» **Work order**
Let the output be exactly the lines from the one containing "In the sequence L" through the end of the records below, both included.

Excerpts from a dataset
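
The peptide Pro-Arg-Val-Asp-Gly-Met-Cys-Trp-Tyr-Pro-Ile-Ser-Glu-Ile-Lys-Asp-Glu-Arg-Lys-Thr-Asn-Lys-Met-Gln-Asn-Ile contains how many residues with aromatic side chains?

2

F, W, and Y each carry an aromatic ring on the side chain.
Matching residues: Trp8, Tyr9.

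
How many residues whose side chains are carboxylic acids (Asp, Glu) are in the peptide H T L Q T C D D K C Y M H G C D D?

Matching residues: D7, D8, D16, D17.

4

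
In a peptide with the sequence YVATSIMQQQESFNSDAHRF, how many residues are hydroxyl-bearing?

5

S, T, and Y are the three residues with a side-chain hydroxyl.
Matching residues: Y1, T4, S5, S12, S15.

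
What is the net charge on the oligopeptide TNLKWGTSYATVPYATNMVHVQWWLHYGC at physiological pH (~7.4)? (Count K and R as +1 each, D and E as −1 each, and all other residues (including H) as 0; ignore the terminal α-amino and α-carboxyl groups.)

+1

Positive (K, R): K4 → +1.
Negative (D, E): none → −0.
Net charge = (+1) + (−0) = +1.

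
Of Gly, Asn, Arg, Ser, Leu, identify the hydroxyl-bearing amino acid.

Ser

S, T, and Y are the three residues with a side-chain hydroxyl.
Of the listed options, only Ser belongs to this group.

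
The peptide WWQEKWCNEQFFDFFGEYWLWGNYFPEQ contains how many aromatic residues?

Phenylalanine (F), tryptophan (W), and tyrosine (Y) have aromatic ring side chains.
Matching residues: W1, W2, W6, F11, F12, F14, F15, Y18, W19, W21, Y24, F25.

12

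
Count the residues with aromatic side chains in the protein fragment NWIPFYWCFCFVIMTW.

The aromatic amino acids are Phe (F, benzyl), Trp (W, indole), and Tyr (Y, phenol).
Matching residues: W2, F5, Y6, W7, F9, F11, W16.

7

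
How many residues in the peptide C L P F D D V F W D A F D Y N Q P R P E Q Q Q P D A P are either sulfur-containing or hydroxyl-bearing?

2

Sulfur-containing: C, M. Hydroxyl-bearing: S, T, Y.
Sulfur-containing residues here: C1 (1).
Hydroxyl-bearing residues here: Y14 (1).
The two groups share no amino acid, so total = 1 + 1 = 2.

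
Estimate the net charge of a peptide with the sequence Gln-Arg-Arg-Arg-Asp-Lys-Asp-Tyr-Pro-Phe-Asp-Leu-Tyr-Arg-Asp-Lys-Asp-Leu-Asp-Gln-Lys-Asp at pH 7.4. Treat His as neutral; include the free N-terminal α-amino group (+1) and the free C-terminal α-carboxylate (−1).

At pH ~7.4 the Lys and Arg side chains are protonated (+1), the Asp and Glu side chains are deprotonated (−1), and with His taken as neutral all other side chains carry no charge.
Positive (K, R): Arg2, Arg3, Arg4, Lys6, Arg14, Lys16, Lys21 → +7.
Negative (D, E): Asp5, Asp7, Asp11, Asp15, Asp17, Asp19, Asp22 → −7.
The N-terminus (+1) and C-terminus (−1) cancel.
Net charge = (+7) + (−7) = 0.

0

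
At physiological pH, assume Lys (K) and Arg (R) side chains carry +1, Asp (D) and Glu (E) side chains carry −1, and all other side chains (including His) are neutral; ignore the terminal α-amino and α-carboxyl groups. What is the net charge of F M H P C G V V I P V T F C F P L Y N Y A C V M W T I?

0

Positive (K, R): none → +0.
Negative (D, E): none → −0.
Net charge = (+0) + (−0) = 0.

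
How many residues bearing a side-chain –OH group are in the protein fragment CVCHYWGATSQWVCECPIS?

S, T, and Y are the three residues with a side-chain hydroxyl.
Matching residues: Y5, T9, S10, S19.

4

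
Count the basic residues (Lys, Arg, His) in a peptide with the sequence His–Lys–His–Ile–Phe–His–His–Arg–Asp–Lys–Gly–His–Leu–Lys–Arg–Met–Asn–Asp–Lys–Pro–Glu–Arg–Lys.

13

Matching residues: His1, Lys2, His3, His6, His7, Arg8, Lys10, His12, Lys14, Arg15, Lys19, Arg22, Lys23.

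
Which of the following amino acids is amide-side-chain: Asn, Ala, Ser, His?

Asparagine (N) and glutamine (Q) have uncharged amide side chains.
Of the listed options, only Asn belongs to this group.

Asn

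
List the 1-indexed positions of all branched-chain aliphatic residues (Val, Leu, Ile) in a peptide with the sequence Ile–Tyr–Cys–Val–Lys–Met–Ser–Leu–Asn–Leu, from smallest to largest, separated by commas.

1, 4, 8, 10

Matching residues: Ile1, Val4, Leu8, Leu10.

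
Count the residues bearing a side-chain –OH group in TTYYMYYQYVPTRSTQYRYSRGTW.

S, T, and Y are the three residues with a side-chain hydroxyl.
Matching residues: T1, T2, Y3, Y4, Y6, Y7, Y9, T12, S14, T15, Y17, Y19, S20, T23.

14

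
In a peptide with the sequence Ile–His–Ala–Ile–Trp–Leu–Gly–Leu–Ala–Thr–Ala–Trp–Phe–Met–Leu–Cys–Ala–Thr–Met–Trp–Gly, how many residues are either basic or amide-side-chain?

Basic: H, K, R. Amide-side-chain: N, Q.
Basic residues here: His2 (1).
Amide-side-chain residues here: none (0).
The two groups share no amino acid, so total = 1 + 0 = 1.

1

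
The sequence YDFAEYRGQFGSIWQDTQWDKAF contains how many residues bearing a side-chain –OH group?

4

S, T, and Y are the three residues with a side-chain hydroxyl.
Matching residues: Y1, Y6, S12, T17.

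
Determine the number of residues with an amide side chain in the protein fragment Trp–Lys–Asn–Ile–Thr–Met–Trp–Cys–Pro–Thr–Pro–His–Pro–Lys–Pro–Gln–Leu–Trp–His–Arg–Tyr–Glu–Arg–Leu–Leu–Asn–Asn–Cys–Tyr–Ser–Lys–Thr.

Only N (asparagine) and Q (glutamine) carry a side-chain carboxamide.
Matching residues: Asn3, Gln16, Asn26, Asn27.

4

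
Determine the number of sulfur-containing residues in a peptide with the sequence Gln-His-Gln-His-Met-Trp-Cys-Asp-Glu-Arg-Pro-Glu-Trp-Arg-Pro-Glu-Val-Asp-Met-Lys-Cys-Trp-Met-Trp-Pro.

5

Only Cys (C) and Met (M) have a sulfur atom in the side chain.
Matching residues: Met5, Cys7, Met19, Cys21, Met23.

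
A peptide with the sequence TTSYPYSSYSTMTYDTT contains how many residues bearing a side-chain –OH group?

S, T, and Y are the three residues with a side-chain hydroxyl.
Matching residues: T1, T2, S3, Y4, Y6, S7, S8, Y9, S10, T11, T13, Y14, T16, T17.

14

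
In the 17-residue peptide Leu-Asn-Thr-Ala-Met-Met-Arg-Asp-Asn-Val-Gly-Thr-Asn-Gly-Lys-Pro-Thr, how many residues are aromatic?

F, W, and Y each carry an aromatic ring on the side chain.
None of the 17 residues belong to this group.

0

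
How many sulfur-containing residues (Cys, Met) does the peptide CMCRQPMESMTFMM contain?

Matching residues: C1, M2, C3, M7, M10, M13, M14.

7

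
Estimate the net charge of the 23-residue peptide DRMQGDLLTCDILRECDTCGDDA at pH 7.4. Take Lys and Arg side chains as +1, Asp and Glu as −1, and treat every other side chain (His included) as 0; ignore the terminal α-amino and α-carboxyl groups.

Positive (K, R): R2, R14 → +2.
Negative (D, E): D1, D6, D11, E15, D17, D21, D22 → −7.
Net charge = (+2) + (−7) = −5.

-5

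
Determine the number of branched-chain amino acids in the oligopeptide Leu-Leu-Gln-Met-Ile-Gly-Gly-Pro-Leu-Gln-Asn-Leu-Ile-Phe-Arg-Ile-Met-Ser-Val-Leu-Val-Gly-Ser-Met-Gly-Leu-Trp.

Valine (V), leucine (L), and isoleucine (I) are the branched-chain amino acids.
Matching residues: Leu1, Leu2, Ile5, Leu9, Leu12, Ile13, Ile16, Val19, Leu20, Val21, Leu26.

11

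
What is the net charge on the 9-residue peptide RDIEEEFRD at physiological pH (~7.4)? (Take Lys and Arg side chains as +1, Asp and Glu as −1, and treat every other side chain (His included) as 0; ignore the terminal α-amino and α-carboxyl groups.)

-3

Positive (K, R): R1, R8 → +2.
Negative (D, E): D2, E4, E5, E6, D9 → −5.
Net charge = (+2) + (−5) = −3.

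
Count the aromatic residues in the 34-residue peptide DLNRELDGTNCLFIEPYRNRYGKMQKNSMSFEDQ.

4

F, W, and Y each carry an aromatic ring on the side chain.
Matching residues: F13, Y17, Y21, F31.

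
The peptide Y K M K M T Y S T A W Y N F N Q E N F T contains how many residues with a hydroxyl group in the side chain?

7

S, T, and Y are the three residues with a side-chain hydroxyl.
Matching residues: Y1, T6, Y7, S8, T9, Y12, T20.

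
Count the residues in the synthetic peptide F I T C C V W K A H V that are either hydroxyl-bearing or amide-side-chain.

Hydroxyl-bearing: S, T, Y. Amide-side-chain: N, Q.
Hydroxyl-bearing residues here: T3 (1).
Amide-side-chain residues here: none (0).
The two groups share no amino acid, so total = 1 + 0 = 1.

1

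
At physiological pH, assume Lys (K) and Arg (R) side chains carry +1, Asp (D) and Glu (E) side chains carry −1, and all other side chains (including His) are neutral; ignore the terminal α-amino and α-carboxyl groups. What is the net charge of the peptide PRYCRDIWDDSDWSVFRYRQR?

+1

Positive (K, R): R2, R5, R17, R19, R21 → +5.
Negative (D, E): D6, D9, D10, D12 → −4.
Net charge = (+5) + (−4) = +1.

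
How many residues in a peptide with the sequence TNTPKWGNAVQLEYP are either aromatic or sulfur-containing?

Aromatic: F, W, Y. Sulfur-containing: C, M.
Aromatic residues here: W6, Y14 (2).
Sulfur-containing residues here: none (0).
The two groups share no amino acid, so total = 2 + 0 = 2.

2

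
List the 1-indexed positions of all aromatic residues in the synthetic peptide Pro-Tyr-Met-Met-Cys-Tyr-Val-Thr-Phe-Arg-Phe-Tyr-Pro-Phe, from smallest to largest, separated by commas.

2, 6, 9, 11, 12, 14

Phenylalanine (F), tryptophan (W), and tyrosine (Y) have aromatic ring side chains.
Matching residues: Tyr2, Tyr6, Phe9, Phe11, Tyr12, Phe14.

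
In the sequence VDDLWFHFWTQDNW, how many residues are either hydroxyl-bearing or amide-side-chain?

3

Hydroxyl-bearing: S, T, Y. Amide-side-chain: N, Q.
Hydroxyl-bearing residues here: T10 (1).
Amide-side-chain residues here: Q11, N13 (2).
The two groups share no amino acid, so total = 1 + 2 = 3.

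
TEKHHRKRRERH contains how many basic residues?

Lysine (K), arginine (R), and histidine (H) have basic, nitrogen-containing side chains.
Matching residues: K3, H4, H5, R6, K7, R8, R9, R11, H12.

9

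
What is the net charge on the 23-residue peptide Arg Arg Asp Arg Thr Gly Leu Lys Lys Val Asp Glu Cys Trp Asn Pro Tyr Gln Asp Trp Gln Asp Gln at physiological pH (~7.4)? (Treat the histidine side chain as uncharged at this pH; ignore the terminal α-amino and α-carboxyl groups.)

0

At pH ~7.4 the Lys and Arg side chains are protonated (+1), the Asp and Glu side chains are deprotonated (−1), and with His taken as neutral all other side chains carry no charge.
Positive (K, R): Arg1, Arg2, Arg4, Lys8, Lys9 → +5.
Negative (D, E): Asp3, Asp11, Glu12, Asp19, Asp22 → −5.
Net charge = (+5) + (−5) = 0.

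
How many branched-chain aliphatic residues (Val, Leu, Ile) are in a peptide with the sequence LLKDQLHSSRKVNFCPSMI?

5

Matching residues: L1, L2, L6, V12, I19.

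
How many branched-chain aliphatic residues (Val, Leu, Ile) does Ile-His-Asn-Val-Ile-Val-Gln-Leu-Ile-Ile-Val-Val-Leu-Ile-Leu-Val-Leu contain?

Matching residues: Ile1, Val4, Ile5, Val6, Leu8, Ile9, Ile10, Val11, Val12, Leu13, Ile14, Leu15, Val16, Leu17.

14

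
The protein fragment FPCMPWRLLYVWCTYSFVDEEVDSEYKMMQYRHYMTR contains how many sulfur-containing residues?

The sulfur-bearing residues are cysteine (–SH) and methionine (–S–CH₃).
Matching residues: C3, M4, C13, M28, M29, M35.

6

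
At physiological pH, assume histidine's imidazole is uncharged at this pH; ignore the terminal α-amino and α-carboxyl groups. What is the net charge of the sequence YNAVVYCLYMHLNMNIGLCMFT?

Near pH 7.4, K and R contribute +1 each, D and E contribute −1 each, and every other side chain (His included, as stated) is uncharged.
Positive (K, R): none → +0.
Negative (D, E): none → −0.
Net charge = (+0) + (−0) = 0.

0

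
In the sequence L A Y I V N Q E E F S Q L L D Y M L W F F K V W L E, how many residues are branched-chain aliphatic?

V, L, and I make up the branched-chain aliphatic group.
Matching residues: L1, I4, V5, L13, L14, L18, V23, L25.

8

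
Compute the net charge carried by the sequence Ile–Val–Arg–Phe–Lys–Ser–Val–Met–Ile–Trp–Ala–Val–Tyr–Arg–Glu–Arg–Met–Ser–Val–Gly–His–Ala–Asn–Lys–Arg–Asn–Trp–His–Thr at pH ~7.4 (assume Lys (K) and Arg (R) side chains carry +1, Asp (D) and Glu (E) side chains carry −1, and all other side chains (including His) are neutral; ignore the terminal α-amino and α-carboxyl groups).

Positive (K, R): Arg3, Lys5, Arg14, Arg16, Lys24, Arg25 → +6.
Negative (D, E): Glu15 → −1.
Net charge = (+6) + (−1) = +5.

+5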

» **Reply to the task**
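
In the sequence L A Y I V N Q E E F S Q L L D Y M L W F F K V W L E, how many residues are branched-chain aliphatic?

V, L, and I make up the branched-chain aliphatic group.
Matching residues: L1, I4, V5, L13, L14, L18, V23, L25.

8

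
Compute the net charge carried by the sequence Ile–Val–Arg–Phe–Lys–Ser–Val–Met–Ile–Trp–Ala–Val–Tyr–Arg–Glu–Arg–Met–Ser–Val–Gly–His–Ala–Asn–Lys–Arg–Asn–Trp–His–Thr at pH ~7.4 (assume Lys (K) and Arg (R) side chains carry +1, Asp (D) and Glu (E) side chains carry −1, and all other side chains (including His) are neutral; ignore the terminal α-amino and α-carboxyl groups).

Positive (K, R): Arg3, Lys5, Arg14, Arg16, Lys24, Arg25 → +6.
Negative (D, E): Glu15 → −1.
Net charge = (+6) + (−1) = +5.

+5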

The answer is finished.